Give the records once more, exactly as they stand.
**** Records supplied
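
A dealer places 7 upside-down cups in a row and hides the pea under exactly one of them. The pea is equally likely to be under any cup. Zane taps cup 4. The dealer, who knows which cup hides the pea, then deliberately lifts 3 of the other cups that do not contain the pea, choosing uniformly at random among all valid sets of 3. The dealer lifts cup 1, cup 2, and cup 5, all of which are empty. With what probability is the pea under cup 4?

Condition on the true location of the pea.
If it is under any of cups 1, 2, and 5 (prior 1/7 each): that cup was opened and seen not to hold the prize — ruled out; weight (1/7)·0 = 0 each.
If it is under any of cups 3, 6, and 7 (prior 1/7 each): the dealer has 10 equally likely choices, so probability 1/10; weight (1/7)·(1/10) = 1/70 each.
If it is under cup 4 (prior 1/7): the dealer has 20 equally likely choices, so probability 1/20; weight (1/7)·(1/20) = 1/140.
The weights sum to 1/20.
So P(the pea under cup 4 | the dealer opened cup 1, cup 2, and cup 5) = (1/140) / (1/20) = 1/7.

1/7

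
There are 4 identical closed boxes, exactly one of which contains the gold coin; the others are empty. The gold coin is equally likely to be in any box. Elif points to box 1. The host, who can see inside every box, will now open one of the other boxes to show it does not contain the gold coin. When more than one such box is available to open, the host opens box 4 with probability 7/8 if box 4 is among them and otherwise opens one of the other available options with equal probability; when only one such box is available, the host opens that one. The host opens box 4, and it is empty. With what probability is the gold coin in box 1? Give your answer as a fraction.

1/3

Condition on the true location of the gold coin.
If it is in any of boxes 1, 2, and 3 (prior 1/4 each): box 4 is available, opened with probability 7/8; weight (1/4)·(7/8) = 7/32 each.
If it is in box 4 (prior 1/4): the host opened box 4, so this case is ruled out; weight (1/4)·0 = 0.
The weights sum to 21/32.
So P(the gold coin in box 1 | the host opened box 4) = (7/32) / (21/32) = 1/3.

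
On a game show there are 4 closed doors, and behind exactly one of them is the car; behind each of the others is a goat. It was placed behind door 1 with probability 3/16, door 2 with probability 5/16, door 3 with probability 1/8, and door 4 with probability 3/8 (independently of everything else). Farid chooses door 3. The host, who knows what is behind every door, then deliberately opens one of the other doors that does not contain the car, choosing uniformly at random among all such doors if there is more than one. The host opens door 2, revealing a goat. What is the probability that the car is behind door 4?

18/31

Condition on the true location of the car.
If it is behind door 1 (prior 3/16): the host has 2 equally likely choices, so probability 1/2; weight (3/16)·(1/2) = 3/32.
If it is behind door 2 (prior 5/16): the host opened door 2, so this case is ruled out; weight (5/16)·0 = 0.
If it is behind door 3 (prior 1/8): the host has 3 equally likely choices, so probability 1/3; weight (1/8)·(1/3) = 1/24.
If it is behind door 4 (prior 3/8): the host has 2 equally likely choices, so probability 1/2; weight (3/8)·(1/2) = 3/16.
The weights sum to 31/96.
So P(the car behind door 4 | the host opened door 2) = (3/16) / (31/96) = 18/31.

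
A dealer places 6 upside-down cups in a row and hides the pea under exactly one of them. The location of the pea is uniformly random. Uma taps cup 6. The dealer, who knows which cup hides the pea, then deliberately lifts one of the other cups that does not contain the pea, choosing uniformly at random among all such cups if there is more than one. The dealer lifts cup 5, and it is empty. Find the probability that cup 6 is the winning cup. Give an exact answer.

1/6

Apply Bayes' rule, conditioning on where the pea actually is.
If it is under any of cups 1, 2, 3, and 4 (prior 1/6 each): the dealer has 4 equally likely choices, so probability 1/4; weight (1/6)·(1/4) = 1/24 each.
If it is under cup 5 (prior 1/6): the dealer opened cup 5, so this case is ruled out; weight (1/6)·0 = 0.
If it is under cup 6 (prior 1/6): the dealer has 5 equally likely choices, so probability 1/5; weight (1/6)·(1/5) = 1/30.
The weights sum to 1/5.
So P(the pea under cup 6 | the dealer opened cup 5) = (1/30) / (1/5) = 1/6.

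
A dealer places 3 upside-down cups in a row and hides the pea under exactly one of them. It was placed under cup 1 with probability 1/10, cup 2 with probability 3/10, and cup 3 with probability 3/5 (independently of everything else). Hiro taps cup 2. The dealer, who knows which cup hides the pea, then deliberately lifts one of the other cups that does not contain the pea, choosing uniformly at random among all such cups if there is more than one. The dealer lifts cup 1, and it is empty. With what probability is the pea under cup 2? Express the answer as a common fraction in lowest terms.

1/5

Apply Bayes' rule, conditioning on where the pea actually is.
If it is under cup 1 (prior 1/10): the dealer opened cup 1, so this case is ruled out; weight (1/10)·0 = 0.
If it is under cup 2 (prior 3/10): the dealer has 2 equally likely choices, so probability 1/2; weight (3/10)·(1/2) = 3/20.
If it is under cup 3 (prior 3/5): the dealer has no choice, probability 1; weight (3/5)·1 = 3/5.
The weights sum to 3/4.
So P(the pea under cup 2 | the dealer opened cup 1) = (3/20) / (3/4) = 1/5.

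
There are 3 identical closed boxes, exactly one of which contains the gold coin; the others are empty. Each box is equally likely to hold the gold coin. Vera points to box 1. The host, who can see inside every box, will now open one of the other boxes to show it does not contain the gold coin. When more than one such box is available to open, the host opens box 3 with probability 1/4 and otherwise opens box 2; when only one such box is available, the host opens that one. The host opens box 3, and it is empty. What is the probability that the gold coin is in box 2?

Consider each possible location of the gold coin in turn.
If it is in box 1 (prior 1/3): box 3 is available, opened with probability 1/4; weight (1/3)·(1/4) = 1/12.
If it is in box 2 (prior 1/3): only box 3 is available, probability 1; weight (1/3)·1 = 1/3.
If it is in box 3 (prior 1/3): the host opened box 3, so this case is ruled out; weight (1/3)·0 = 0.
The weights sum to 5/12.
So P(the gold coin in box 2 | the host opened box 3) = (1/3) / (5/12) = 4/5.

4/5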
********
[Exercise response]:
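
A dealer places 7 upside-down cups in a row and hides the pea under exactly one of them. The pea is equally likely to be under any cup. Zane taps cup 4. The dealer, who knows which cup hides the pea, then deliberately lifts 3 of the other cups that do not contain the pea, choosing uniformly at random among all valid sets of 3. The dealer lifts cup 1, cup 2, and cup 5, all of which are empty. With what probability is the pea under cup 4?

Condition on the true location of the pea.
If it is under any of cups 1, 2, and 5 (prior 1/7 each): that cup was opened and seen not to hold the prize — ruled out; weight (1/7)·0 = 0 each.
If it is under any of cups 3, 6, and 7 (prior 1/7 each): the dealer has 10 equally likely choices, so probability 1/10; weight (1/7)·(1/10) = 1/70 each.
If it is under cup 4 (prior 1/7): the dealer has 20 equally likely choices, so probability 1/20; weight (1/7)·(1/20) = 1/140.
The weights sum to 1/20.
So P(the pea under cup 4 | the dealer opened cup 1, cup 2, and cup 5) = (1/140) / (1/20) = 1/7.

1/7

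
There are 4 identical closed boxes, exactly one of which contains the gold coin; the others are empty. The gold coin is equally likely to be in any box. Elif points to box 1. The host, who can see inside every box, will now open one of the other boxes to show it does not contain the gold coin. When more than one such box is available to open, the host opens box 4 with probability 7/8 if box 4 is among them and otherwise opens one of the other available options with equal probability; when only one such box is available, the host opens that one. The host opens box 4, and it is empty. With what probability is the gold coin in box 1? Give your answer as a fraction.

1/3

Condition on the true location of the gold coin.
If it is in any of boxes 1, 2, and 3 (prior 1/4 each): box 4 is available, opened with probability 7/8; weight (1/4)·(7/8) = 7/32 each.
If it is in box 4 (prior 1/4): the host opened box 4, so this case is ruled out; weight (1/4)·0 = 0.
The weights sum to 21/32.
So P(the gold coin in box 1 | the host opened box 4) = (7/32) / (21/32) = 1/3.

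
On a game show there are 4 closed doors, and behind exactly one of them is the car; behind each of the others is a goat. It was placed behind door 1 with probability 3/16, door 2 with probability 5/16, door 3 with probability 1/8, and door 4 with probability 3/8 (independently of everything else). Farid chooses door 3. The host, who knows what is behind every door, then deliberately opens one of the other doors that does not contain the car, choosing uniformly at random among all such doors if there is more than one. The host opens door 2, revealing a goat. What is the probability that the car is behind door 4?

18/31

Condition on the true location of the car.
If it is behind door 1 (prior 3/16): the host has 2 equally likely choices, so probability 1/2; weight (3/16)·(1/2) = 3/32.
If it is behind door 2 (prior 5/16): the host opened door 2, so this case is ruled out; weight (5/16)·0 = 0.
If it is behind door 3 (prior 1/8): the host has 3 equally likely choices, so probability 1/3; weight (1/8)·(1/3) = 1/24.
If it is behind door 4 (prior 3/8): the host has 2 equally likely choices, so probability 1/2; weight (3/8)·(1/2) = 3/16.
The weights sum to 31/96.
So P(the car behind door 4 | the host opened door 2) = (3/16) / (31/96) = 18/31.

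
A dealer places 6 upside-down cups in a row and hides the pea under exactly one of them. The location of the pea is uniformly random. Uma taps cup 6. The dealer, who knows which cup hides the pea, then deliberately lifts one of the other cups that does not contain the pea, choosing uniformly at random among all such cups if there is more than one. The dealer lifts cup 5, and it is empty. Find the probability that cup 6 is the winning cup. Give an exact answer.

1/6

Apply Bayes' rule, conditioning on where the pea actually is.
If it is under any of cups 1, 2, 3, and 4 (prior 1/6 each): the dealer has 4 equally likely choices, so probability 1/4; weight (1/6)·(1/4) = 1/24 each.
If it is under cup 5 (prior 1/6): the dealer opened cup 5, so this case is ruled out; weight (1/6)·0 = 0.
If it is under cup 6 (prior 1/6): the dealer has 5 equally likely choices, so probability 1/5; weight (1/6)·(1/5) = 1/30.
The weights sum to 1/5.
So P(the pea under cup 6 | the dealer opened cup 5) = (1/30) / (1/5) = 1/6.

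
A dealer places 3 upside-down cups in a row and hides the pea under exactly one of them. It was placed under cup 1 with probability 1/10, cup 2 with probability 3/10, and cup 3 with probability 3/5 (independently of everything else). Hiro taps cup 2. The dealer, who knows which cup hides the pea, then deliberately lifts one of the other cups that does not contain the pea, choosing uniformly at random among all such cups if there is more than one. The dealer lifts cup 1, and it is empty. With what probability is the pea under cup 2? Express the answer as a common fraction in lowest terms.

1/5

Apply Bayes' rule, conditioning on where the pea actually is.
If it is under cup 1 (prior 1/10): the dealer opened cup 1, so this case is ruled out; weight (1/10)·0 = 0.
If it is under cup 2 (prior 3/10): the dealer has 2 equally likely choices, so probability 1/2; weight (3/10)·(1/2) = 3/20.
If it is under cup 3 (prior 3/5): the dealer has no choice, probability 1; weight (3/5)·1 = 3/5.
The weights sum to 3/4.
So P(the pea under cup 2 | the dealer opened cup 1) = (3/20) / (3/4) = 1/5.

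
There are 3 identical closed boxes, exactly one of which contains the gold coin; the others are empty. Each box is equally likely to hold the gold coin. Vera points to box 1. The host, who can see inside every box, will now open one of the other boxes to show it does not contain the gold coin. When more than one such box is available to open, the host opens box 3 with probability 1/4 and otherwise opens box 2; when only one such box is available, the host opens that one. The host opens box 3, and it is empty. What is the probability that the gold coin is in box 2?

Consider each possible location of the gold coin in turn.
If it is in box 1 (prior 1/3): box 3 is available, opened with probability 1/4; weight (1/3)·(1/4) = 1/12.
If it is in box 2 (prior 1/3): only box 3 is available, probability 1; weight (1/3)·1 = 1/3.
If it is in box 3 (prior 1/3): the host opened box 3, so this case is ruled out; weight (1/3)·0 = 0.
The weights sum to 5/12.
So P(the gold coin in box 2 | the host opened box 3) = (1/3) / (5/12) = 4/5.

4/5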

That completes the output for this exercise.